Would you please return the lines of the material that contain the word "probability"?

## [Extracted material]

+===+

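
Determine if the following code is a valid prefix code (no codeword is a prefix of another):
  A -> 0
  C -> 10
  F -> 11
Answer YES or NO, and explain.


Checking each pair (does one codeword prefix another?):
  A='0' vs C='10': no prefix
  A='0' vs F='11': no prefix
  C='10' vs A='0': no prefix
  C='10' vs F='11': no prefix
  F='11' vs A='0': no prefix
  F='11' vs C='10': no prefix
No violation found over all pairs.

YES -- this is a valid prefix code. No codeword is a prefix of any other codeword.


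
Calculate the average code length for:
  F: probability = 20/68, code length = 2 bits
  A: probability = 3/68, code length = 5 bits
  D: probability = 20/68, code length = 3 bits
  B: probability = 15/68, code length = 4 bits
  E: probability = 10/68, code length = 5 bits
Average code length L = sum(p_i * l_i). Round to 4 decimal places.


Weighted contributions p_i * l_i:
  F: (20/68) * 2 = 40/68
  A: (3/68) * 5 = 15/68
  D: (20/68) * 3 = 60/68
  B: (15/68) * 4 = 60/68
  E: (10/68) * 5 = 50/68
Sum = (40 + 15 + 60 + 60 + 50)/68 = 225/68

L = 225/68 = 3.3088 bits/symbol


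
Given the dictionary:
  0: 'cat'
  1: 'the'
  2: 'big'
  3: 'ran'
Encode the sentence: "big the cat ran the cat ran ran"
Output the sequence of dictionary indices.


Look up each word in the dictionary:
  'big' -> 2
  'the' -> 1
  'cat' -> 0
  'ran' -> 3
  'the' -> 1
  'cat' -> 0
  'ran' -> 3
  'ran' -> 3

Encoded: [2, 1, 0, 3, 1, 0, 3, 3]


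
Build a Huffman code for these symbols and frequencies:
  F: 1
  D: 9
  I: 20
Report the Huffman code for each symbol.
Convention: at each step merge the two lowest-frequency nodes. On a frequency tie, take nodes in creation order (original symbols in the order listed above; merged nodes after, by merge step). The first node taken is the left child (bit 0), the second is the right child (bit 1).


Huffman tree construction:
Step 1: Merge F(1) + D(9) = 10
Step 2: Merge (F+D)(10) + I(20) = 30
Read each symbol's code off the tree from the root (left child = 0, right child = 1).

Codes:
  F: 00 (length 2)
  D: 01 (length 2)
  I: 1 (length 1)
Average code length: 40/30 = 1.3333 bits/symbol


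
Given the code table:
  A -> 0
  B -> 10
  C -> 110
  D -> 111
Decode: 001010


Decoding:
0 -> A
0 -> A
10 -> B
10 -> B


Result: AABB


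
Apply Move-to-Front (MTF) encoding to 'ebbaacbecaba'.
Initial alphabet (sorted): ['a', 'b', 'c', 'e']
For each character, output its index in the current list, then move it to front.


MTF encoding:
'e': index 3 in ['a', 'b', 'c', 'e'] -> ['e', 'a', 'b', 'c']
'b': index 2 in ['e', 'a', 'b', 'c'] -> ['b', 'e', 'a', 'c']
'b': index 0 in ['b', 'e', 'a', 'c'] -> ['b', 'e', 'a', 'c']
'a': index 2 in ['b', 'e', 'a', 'c'] -> ['a', 'b', 'e', 'c']
'a': index 0 in ['a', 'b', 'e', 'c'] -> ['a', 'b', 'e', 'c']
'c': index 3 in ['a', 'b', 'e', 'c'] -> ['c', 'a', 'b', 'e']
'b': index 2 in ['c', 'a', 'b', 'e'] -> ['b', 'c', 'a', 'e']
'e': index 3 in ['b', 'c', 'a', 'e'] -> ['e', 'b', 'c', 'a']
'c': index 2 in ['e', 'b', 'c', 'a'] -> ['c', 'e', 'b', 'a']
'a': index 3 in ['c', 'e', 'b', 'a'] -> ['a', 'c', 'e', 'b']
'b': index 3 in ['a', 'c', 'e', 'b'] -> ['b', 'a', 'c', 'e']
'a': index 1 in ['b', 'a', 'c', 'e'] -> ['a', 'b', 'c', 'e']


Output: [3, 2, 0, 2, 0, 3, 2, 3, 2, 3, 3, 1]


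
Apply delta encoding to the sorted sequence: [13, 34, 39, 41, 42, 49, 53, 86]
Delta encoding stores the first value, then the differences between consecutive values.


First value: 13
Deltas:
  34 - 13 = 21
  39 - 34 = 5
  41 - 39 = 2
  42 - 41 = 1
  49 - 42 = 7
  53 - 49 = 4
  86 - 53 = 33


Delta encoded: [13, 21, 5, 2, 1, 7, 4, 33]


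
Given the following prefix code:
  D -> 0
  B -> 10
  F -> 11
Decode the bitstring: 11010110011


Decoding step by step:
Bits 11 -> F
Bits 0 -> D
Bits 10 -> B
Bits 11 -> F
Bits 0 -> D
Bits 0 -> D
Bits 11 -> F


Decoded message: FDBFDDF


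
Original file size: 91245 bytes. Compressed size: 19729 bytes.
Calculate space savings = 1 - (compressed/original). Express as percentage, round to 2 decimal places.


ratio = compressed/original = 19729/91245 = 0.21622
savings = 1 - ratio = 1 - 0.21622 = 0.78378
as a percentage: 0.78378 * 100 = 78.38%

Space savings = 1 - 19729/91245 = 78.38%


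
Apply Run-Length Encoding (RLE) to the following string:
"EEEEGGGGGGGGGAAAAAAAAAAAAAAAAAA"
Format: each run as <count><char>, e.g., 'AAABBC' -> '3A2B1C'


Scanning runs left to right:
  i=0: run of 'E' x 4 -> '4E'
  i=4: run of 'G' x 9 -> '9G'
  i=13: run of 'A' x 18 -> '18A'

RLE = 4E9G18A


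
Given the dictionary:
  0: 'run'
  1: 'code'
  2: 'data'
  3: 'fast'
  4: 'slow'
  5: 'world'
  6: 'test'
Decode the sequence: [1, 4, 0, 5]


Look up each index in the dictionary:
  1 -> 'code'
  4 -> 'slow'
  0 -> 'run'
  5 -> 'world'

Decoded: "code slow run world"


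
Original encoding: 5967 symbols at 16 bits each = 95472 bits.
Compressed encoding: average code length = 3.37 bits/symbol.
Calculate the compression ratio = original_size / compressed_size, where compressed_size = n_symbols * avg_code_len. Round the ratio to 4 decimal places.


original_size = n_symbols * orig_bits = 5967 * 16 = 95472 bits
compressed_size = n_symbols * avg_code_len = 5967 * 3.37 = 20108.79 bits
ratio = original_size / compressed_size = 95472 / 20108.79 = 4.7478

Compression ratio = 4.7478


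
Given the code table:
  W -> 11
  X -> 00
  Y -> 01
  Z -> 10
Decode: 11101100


Decoding:
11 -> W
10 -> Z
11 -> W
00 -> X


Result: WZWX


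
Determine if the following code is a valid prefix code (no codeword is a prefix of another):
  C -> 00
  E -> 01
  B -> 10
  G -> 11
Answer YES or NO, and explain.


Checking each pair (does one codeword prefix another?):
  C='00' vs E='01': no prefix
  C='00' vs B='10': no prefix
  C='00' vs G='11': no prefix
  E='01' vs C='00': no prefix
  E='01' vs B='10': no prefix
  E='01' vs G='11': no prefix
  B='10' vs C='00': no prefix
  B='10' vs E='01': no prefix
  B='10' vs G='11': no prefix
  G='11' vs C='00': no prefix
  G='11' vs E='01': no prefix
  G='11' vs B='10': no prefix
No violation found over all pairs.

YES -- this is a valid prefix code. No codeword is a prefix of any other codeword.


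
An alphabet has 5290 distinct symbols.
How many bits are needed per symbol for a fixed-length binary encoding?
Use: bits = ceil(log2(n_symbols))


log2(5290) = 12.3691
Bracket: 2^12 = 4096 < 5290 <= 2^13 = 8192
So ceil(log2(5290)) = 13

bits = ceil(log2(5290)) = ceil(12.3691) = 13 bits


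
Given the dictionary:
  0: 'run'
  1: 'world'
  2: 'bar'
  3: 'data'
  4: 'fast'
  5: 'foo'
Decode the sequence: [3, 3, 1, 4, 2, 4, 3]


Look up each index in the dictionary:
  3 -> 'data'
  3 -> 'data'
  1 -> 'world'
  4 -> 'fast'
  2 -> 'bar'
  4 -> 'fast'
  3 -> 'data'

Decoded: "data data world fast bar fast data"


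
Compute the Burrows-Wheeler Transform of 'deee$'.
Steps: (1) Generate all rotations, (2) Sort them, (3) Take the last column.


Rotations (sorted):
  0: $deee -> last char: e
  1: deee$ -> last char: $
  2: e$dee -> last char: e
  3: ee$de -> last char: e
  4: eee$d -> last char: d


BWT = e$eed


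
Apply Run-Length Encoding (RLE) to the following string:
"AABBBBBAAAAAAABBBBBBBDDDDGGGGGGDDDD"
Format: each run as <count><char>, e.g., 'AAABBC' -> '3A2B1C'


Scanning runs left to right:
  i=0: run of 'A' x 2 -> '2A'
  i=2: run of 'B' x 5 -> '5B'
  i=7: run of 'A' x 7 -> '7A'
  i=14: run of 'B' x 7 -> '7B'
  i=21: run of 'D' x 4 -> '4D'
  i=25: run of 'G' x 6 -> '6G'
  i=31: run of 'D' x 4 -> '4D'

RLE = 2A5B7A7B4D6G4D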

+===+

## [Your solution]
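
  F: probability = 20/68, code length = 2 bits
  A: probability = 3/68, code length = 5 bits
  D: probability = 20/68, code length = 3 bits
  B: probability = 15/68, code length = 4 bits
  E: probability = 10/68, code length = 5 bits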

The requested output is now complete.